> **GIVEN DATA**:
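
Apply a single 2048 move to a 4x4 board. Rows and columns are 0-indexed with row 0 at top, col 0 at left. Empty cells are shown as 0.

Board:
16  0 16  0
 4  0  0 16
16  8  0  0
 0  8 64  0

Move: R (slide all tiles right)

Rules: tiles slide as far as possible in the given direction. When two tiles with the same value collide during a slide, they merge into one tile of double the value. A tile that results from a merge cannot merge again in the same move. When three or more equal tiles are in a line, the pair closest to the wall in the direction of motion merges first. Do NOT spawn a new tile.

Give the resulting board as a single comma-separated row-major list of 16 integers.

Answer: 0, 0, 0, 32, 0, 0, 4, 16, 0, 0, 16, 8, 0, 0, 8, 64

Derivation:
Slide right:
row 0: [16, 0, 16, 0] -> [0, 0, 0, 32]
row 1: [4, 0, 0, 16] -> [0, 0, 4, 16]
row 2: [16, 8, 0, 0] -> [0, 0, 16, 8]
row 3: [0, 8, 64, 0] -> [0, 0, 8, 64]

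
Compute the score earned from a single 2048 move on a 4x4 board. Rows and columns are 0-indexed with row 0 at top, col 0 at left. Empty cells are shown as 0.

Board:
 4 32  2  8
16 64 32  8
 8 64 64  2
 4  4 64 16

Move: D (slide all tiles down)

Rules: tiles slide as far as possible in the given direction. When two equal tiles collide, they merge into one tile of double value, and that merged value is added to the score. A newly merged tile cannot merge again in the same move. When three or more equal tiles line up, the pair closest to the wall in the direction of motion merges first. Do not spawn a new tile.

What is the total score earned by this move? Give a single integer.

Answer: 272

Derivation:
Slide down:
col 0: [4, 16, 8, 4] -> [4, 16, 8, 4]  score +0 (running 0)
col 1: [32, 64, 64, 4] -> [0, 32, 128, 4]  score +128 (running 128)
col 2: [2, 32, 64, 64] -> [0, 2, 32, 128]  score +128 (running 256)
col 3: [8, 8, 2, 16] -> [0, 16, 2, 16]  score +16 (running 272)
Board after move:
  4   0   0   0
 16  32   2  16
  8 128  32   2
  4   4 128  16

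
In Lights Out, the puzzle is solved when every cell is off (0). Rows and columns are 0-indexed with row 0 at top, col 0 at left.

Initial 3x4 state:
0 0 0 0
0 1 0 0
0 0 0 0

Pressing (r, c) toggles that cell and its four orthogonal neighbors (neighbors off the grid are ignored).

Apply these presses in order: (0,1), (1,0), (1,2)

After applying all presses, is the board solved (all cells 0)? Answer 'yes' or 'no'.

After press 1 at (0,1):
1 1 1 0
0 0 0 0
0 0 0 0

After press 2 at (1,0):
0 1 1 0
1 1 0 0
1 0 0 0

After press 3 at (1,2):
0 1 0 0
1 0 1 1
1 0 1 0

Lights still on: 6

Answer: no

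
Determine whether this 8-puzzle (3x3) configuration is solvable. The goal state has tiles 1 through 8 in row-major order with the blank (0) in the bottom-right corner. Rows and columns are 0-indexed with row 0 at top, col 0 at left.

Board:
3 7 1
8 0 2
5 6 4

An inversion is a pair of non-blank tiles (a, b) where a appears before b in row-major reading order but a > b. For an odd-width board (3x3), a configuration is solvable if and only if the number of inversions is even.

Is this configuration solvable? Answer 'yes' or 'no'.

Inversions (pairs i<j in row-major order where tile[i] > tile[j] > 0): 13
13 is odd, so the puzzle is not solvable.

Answer: no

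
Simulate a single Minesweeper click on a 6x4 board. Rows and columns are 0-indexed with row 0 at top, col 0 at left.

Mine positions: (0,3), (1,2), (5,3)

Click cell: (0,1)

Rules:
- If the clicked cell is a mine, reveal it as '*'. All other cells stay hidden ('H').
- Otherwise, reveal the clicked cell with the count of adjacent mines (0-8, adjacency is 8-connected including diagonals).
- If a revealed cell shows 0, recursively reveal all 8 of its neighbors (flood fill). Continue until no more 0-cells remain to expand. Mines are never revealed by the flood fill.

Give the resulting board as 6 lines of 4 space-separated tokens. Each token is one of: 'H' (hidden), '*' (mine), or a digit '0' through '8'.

H 1 H H
H H H H
H H H H
H H H H
H H H H
H H H H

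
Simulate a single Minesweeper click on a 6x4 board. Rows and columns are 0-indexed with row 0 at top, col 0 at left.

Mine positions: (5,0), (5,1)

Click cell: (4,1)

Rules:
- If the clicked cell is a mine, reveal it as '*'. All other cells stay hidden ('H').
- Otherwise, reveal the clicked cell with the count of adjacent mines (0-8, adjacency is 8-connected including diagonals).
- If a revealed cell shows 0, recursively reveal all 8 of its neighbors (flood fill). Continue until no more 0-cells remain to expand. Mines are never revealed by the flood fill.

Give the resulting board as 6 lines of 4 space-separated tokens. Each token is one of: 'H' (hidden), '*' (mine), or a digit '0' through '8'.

H H H H
H H H H
H H H H
H H H H
H 2 H H
H H H H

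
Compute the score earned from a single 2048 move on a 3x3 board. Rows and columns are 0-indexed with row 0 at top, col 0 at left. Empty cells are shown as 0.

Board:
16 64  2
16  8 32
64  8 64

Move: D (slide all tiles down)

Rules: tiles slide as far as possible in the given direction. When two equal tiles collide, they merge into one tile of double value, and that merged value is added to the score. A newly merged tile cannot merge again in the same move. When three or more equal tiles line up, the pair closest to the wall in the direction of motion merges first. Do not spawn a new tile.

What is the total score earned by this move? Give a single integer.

Answer: 48

Derivation:
Slide down:
col 0: [16, 16, 64] -> [0, 32, 64]  score +32 (running 32)
col 1: [64, 8, 8] -> [0, 64, 16]  score +16 (running 48)
col 2: [2, 32, 64] -> [2, 32, 64]  score +0 (running 48)
Board after move:
 0  0  2
32 64 32
64 16 64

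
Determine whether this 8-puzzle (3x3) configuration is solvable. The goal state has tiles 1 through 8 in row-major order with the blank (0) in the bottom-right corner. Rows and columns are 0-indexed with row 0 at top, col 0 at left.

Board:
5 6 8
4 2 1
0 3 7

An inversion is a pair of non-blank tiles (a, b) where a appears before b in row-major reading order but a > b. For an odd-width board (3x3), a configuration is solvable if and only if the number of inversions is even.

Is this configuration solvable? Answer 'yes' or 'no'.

Inversions (pairs i<j in row-major order where tile[i] > tile[j] > 0): 17
17 is odd, so the puzzle is not solvable.

Answer: no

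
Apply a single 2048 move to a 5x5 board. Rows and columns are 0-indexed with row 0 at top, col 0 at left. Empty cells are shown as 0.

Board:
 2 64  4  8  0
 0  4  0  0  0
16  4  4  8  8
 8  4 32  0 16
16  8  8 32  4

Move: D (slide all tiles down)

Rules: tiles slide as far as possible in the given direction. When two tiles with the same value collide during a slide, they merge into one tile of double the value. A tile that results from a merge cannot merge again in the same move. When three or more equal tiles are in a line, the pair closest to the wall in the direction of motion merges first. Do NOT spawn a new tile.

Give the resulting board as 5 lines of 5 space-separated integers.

Answer:  0  0  0  0  0
 2 64  0  0  0
16  4  8  0  8
 8  8 32 16 16
16  8  8 32  4

Derivation:
Slide down:
col 0: [2, 0, 16, 8, 16] -> [0, 2, 16, 8, 16]
col 1: [64, 4, 4, 4, 8] -> [0, 64, 4, 8, 8]
col 2: [4, 0, 4, 32, 8] -> [0, 0, 8, 32, 8]
col 3: [8, 0, 8, 0, 32] -> [0, 0, 0, 16, 32]
col 4: [0, 0, 8, 16, 4] -> [0, 0, 8, 16, 4]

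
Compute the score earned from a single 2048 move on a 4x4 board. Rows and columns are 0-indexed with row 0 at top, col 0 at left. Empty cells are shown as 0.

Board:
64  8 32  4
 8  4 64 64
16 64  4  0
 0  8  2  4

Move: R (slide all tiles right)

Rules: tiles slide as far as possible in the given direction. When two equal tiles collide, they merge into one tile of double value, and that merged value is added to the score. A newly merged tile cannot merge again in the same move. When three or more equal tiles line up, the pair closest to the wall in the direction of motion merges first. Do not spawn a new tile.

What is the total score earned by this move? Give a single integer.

Slide right:
row 0: [64, 8, 32, 4] -> [64, 8, 32, 4]  score +0 (running 0)
row 1: [8, 4, 64, 64] -> [0, 8, 4, 128]  score +128 (running 128)
row 2: [16, 64, 4, 0] -> [0, 16, 64, 4]  score +0 (running 128)
row 3: [0, 8, 2, 4] -> [0, 8, 2, 4]  score +0 (running 128)
Board after move:
 64   8  32   4
  0   8   4 128
  0  16  64   4
  0   8   2   4

Answer: 128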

> **TASK DESCRIPTION**: Wherever the string "left" appears in a line of the records above, copy that line.

> **ANSWER SECTION**:
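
Apply a single 2048 move to a 4x4 board. Rows and columns are 0-indexed with row 0 at top, col 0 at left. Empty cells are shown as 0.
Compute the score earned from a single 2048 move on a 4x4 board. Rows and columns are 0-indexed with row 0 at top, col 0 at left. Empty cells are shown as 0.
In Lights Out, the puzzle is solved when every cell is off (0). Rows and columns are 0-indexed with row 0 at top, col 0 at left.
Determine whether this 8-puzzle (3x3) configuration is solvable. The goal state has tiles 1 through 8 in row-major order with the blank (0) in the bottom-right corner. Rows and columns are 0-indexed with row 0 at top, col 0 at left.
Simulate a single Minesweeper click on a 6x4 board. Rows and columns are 0-indexed with row 0 at top, col 0 at left.
Simulate a single Minesweeper click on a 6x4 board. Rows and columns are 0-indexed with row 0 at top, col 0 at left.
Compute the score earned from a single 2048 move on a 3x3 board. Rows and columns are 0-indexed with row 0 at top, col 0 at left. Empty cells are shown as 0.
Determine whether this 8-puzzle (3x3) configuration is solvable. The goal state has tiles 1 through 8 in row-major order with the blank (0) in the bottom-right corner. Rows and columns are 0-indexed with row 0 at top, col 0 at left.
Apply a single 2048 move to a 5x5 board. Rows and columns are 0-indexed with row 0 at top, col 0 at left. Empty cells are shown as 0.
Compute the score earned from a single 2048 move on a 4x4 board. Rows and columns are 0-indexed with row 0 at top, col 0 at left. Empty cells are shown as 0.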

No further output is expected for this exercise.